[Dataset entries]
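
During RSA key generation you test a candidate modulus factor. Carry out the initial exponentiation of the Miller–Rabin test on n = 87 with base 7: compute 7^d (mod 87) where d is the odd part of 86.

7

n − 1 = 86 = 2^1 · 43, so s = 1 and d = 43.
7^43 mod 87 = 7.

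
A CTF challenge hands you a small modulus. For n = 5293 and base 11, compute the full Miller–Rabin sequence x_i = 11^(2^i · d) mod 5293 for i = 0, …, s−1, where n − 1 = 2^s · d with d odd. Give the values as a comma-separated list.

n − 1 = 5292 = 2^2 · 1323, so s = 2 and d = 1323.
x_0 = 11^1323 mod 5293 = 125.
x_1 = 125^2 mod 5293 = 5039.

125, 5039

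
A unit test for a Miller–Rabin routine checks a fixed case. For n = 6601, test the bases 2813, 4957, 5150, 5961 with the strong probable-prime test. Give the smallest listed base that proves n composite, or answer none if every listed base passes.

n − 1 = 6600 = 2^3 · 825, so s = 3 and d = 825.
Base 2813: x_0 = 2813^825 mod 6601 = 6600. x_0 = 6600 ≡ −1, so 2813 is not a witness.
Base 4957: x_0 = 4957^825 mod 6601 = 1. x_0 = 1, so 4957 is not a witness.
Base 5150: x_0 = 5150^825 mod 6601 = 6600. x_0 = 6600 ≡ −1, so 5150 is not a witness.
Base 5961: x_0 = 5961^825 mod 6601 = 1. x_0 = 1, so 5961 is not a witness.
No listed base is a witness for 6601.

none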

• **WHAT YOU HAVE TO DO**: Reproduce the records above in full and with exact wording.

• **ANSWER SECTION**:
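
During RSA key generation you test a candidate modulus factor. Carry out the initial exponentiation of the Miller–Rabin test on n = 87 with base 7: compute 7^d (mod 87) where d is the odd part of 86.

7

n − 1 = 86 = 2^1 · 43, so s = 1 and d = 43.
7^43 mod 87 = 7.

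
A CTF challenge hands you a small modulus. For n = 5293 and base 11, compute the full Miller–Rabin sequence x_i = 11^(2^i · d) mod 5293 for i = 0, …, s−1, where n − 1 = 2^s · d with d odd. Give the values as a comma-separated list.

n − 1 = 5292 = 2^2 · 1323, so s = 2 and d = 1323.
x_0 = 11^1323 mod 5293 = 125.
x_1 = 125^2 mod 5293 = 5039.

125, 5039

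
A unit test for a Miller–Rabin routine checks a fixed case. For n = 6601, test the bases 2813, 4957, 5150, 5961 with the strong probable-prime test. Give the smallest listed base that proves n composite, or answer none if every listed base passes.

n − 1 = 6600 = 2^3 · 825, so s = 3 and d = 825.
Base 2813: x_0 = 2813^825 mod 6601 = 6600. x_0 = 6600 ≡ −1, so 2813 is not a witness.
Base 4957: x_0 = 4957^825 mod 6601 = 1. x_0 = 1, so 4957 is not a witness.
Base 5150: x_0 = 5150^825 mod 6601 = 6600. x_0 = 6600 ≡ −1, so 5150 is not a witness.
Base 5961: x_0 = 5961^825 mod 6601 = 1. x_0 = 1, so 5961 is not a witness.
No listed base is a witness for 6601.

none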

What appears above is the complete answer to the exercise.